### Work instructions
Supply the number of lines below containing "exceed", nothing else.

### Source data
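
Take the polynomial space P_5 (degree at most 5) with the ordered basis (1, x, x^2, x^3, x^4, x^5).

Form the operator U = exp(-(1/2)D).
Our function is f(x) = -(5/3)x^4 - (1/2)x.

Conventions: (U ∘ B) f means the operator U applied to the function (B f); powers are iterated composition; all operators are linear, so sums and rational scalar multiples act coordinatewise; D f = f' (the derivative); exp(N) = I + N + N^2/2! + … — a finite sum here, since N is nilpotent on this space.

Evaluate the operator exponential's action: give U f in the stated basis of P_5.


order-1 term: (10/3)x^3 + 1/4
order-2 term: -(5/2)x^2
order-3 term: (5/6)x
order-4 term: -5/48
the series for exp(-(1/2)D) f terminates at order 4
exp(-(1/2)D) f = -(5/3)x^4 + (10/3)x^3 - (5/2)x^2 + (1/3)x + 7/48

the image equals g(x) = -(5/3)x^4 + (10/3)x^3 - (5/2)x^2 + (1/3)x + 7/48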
==
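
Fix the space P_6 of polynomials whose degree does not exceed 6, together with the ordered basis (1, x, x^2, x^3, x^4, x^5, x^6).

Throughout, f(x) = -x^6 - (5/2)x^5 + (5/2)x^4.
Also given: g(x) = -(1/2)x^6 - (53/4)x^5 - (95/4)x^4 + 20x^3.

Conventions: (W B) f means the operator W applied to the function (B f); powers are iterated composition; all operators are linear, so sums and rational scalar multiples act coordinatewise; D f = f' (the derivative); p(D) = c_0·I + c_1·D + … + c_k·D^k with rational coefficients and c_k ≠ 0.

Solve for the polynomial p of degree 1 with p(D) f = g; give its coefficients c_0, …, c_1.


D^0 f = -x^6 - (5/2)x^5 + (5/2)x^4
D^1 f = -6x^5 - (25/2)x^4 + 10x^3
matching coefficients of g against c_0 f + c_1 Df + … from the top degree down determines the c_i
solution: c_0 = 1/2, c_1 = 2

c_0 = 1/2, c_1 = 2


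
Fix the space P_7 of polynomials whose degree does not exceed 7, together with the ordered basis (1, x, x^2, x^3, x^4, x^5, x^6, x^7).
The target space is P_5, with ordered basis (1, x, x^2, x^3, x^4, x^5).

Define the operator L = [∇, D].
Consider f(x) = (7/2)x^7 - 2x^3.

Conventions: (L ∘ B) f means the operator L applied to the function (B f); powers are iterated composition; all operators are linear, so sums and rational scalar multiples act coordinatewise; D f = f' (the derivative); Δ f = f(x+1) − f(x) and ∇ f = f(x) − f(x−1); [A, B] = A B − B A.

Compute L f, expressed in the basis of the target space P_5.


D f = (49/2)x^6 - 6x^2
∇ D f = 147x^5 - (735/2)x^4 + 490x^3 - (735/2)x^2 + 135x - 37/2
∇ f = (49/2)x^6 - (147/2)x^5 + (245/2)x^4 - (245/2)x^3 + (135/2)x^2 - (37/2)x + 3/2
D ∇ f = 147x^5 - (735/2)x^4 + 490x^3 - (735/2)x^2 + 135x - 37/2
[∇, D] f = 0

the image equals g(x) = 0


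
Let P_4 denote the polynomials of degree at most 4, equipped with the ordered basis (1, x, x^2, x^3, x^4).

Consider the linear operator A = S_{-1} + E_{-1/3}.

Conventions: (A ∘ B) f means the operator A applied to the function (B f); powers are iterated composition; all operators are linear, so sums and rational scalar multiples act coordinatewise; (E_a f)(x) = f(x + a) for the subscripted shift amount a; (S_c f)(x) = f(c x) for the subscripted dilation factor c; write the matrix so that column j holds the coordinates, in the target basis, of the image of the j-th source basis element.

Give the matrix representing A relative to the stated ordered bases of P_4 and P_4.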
...
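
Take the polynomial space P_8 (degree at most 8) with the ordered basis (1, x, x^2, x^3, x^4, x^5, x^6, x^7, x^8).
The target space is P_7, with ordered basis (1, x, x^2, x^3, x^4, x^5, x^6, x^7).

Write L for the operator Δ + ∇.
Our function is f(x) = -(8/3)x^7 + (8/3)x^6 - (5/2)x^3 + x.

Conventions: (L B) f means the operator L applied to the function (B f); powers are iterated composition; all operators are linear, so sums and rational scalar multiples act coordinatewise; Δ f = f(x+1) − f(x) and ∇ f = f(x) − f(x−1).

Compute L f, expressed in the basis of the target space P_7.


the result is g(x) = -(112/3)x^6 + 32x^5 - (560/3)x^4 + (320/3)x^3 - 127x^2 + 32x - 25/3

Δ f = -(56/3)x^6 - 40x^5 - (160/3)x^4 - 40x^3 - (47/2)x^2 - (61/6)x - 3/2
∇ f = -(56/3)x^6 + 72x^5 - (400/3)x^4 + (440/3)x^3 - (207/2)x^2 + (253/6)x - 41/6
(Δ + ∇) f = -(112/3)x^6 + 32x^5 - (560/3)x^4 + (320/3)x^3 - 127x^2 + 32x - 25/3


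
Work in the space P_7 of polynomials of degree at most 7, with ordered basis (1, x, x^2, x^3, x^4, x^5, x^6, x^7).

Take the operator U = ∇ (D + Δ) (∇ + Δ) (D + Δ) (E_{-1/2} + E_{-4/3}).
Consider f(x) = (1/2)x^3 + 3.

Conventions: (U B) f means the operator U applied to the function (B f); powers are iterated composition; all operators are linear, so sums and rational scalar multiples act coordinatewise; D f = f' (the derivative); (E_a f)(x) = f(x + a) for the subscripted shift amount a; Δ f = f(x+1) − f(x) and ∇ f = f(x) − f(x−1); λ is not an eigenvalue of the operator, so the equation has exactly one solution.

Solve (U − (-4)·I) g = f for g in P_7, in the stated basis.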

### Answer for the task
2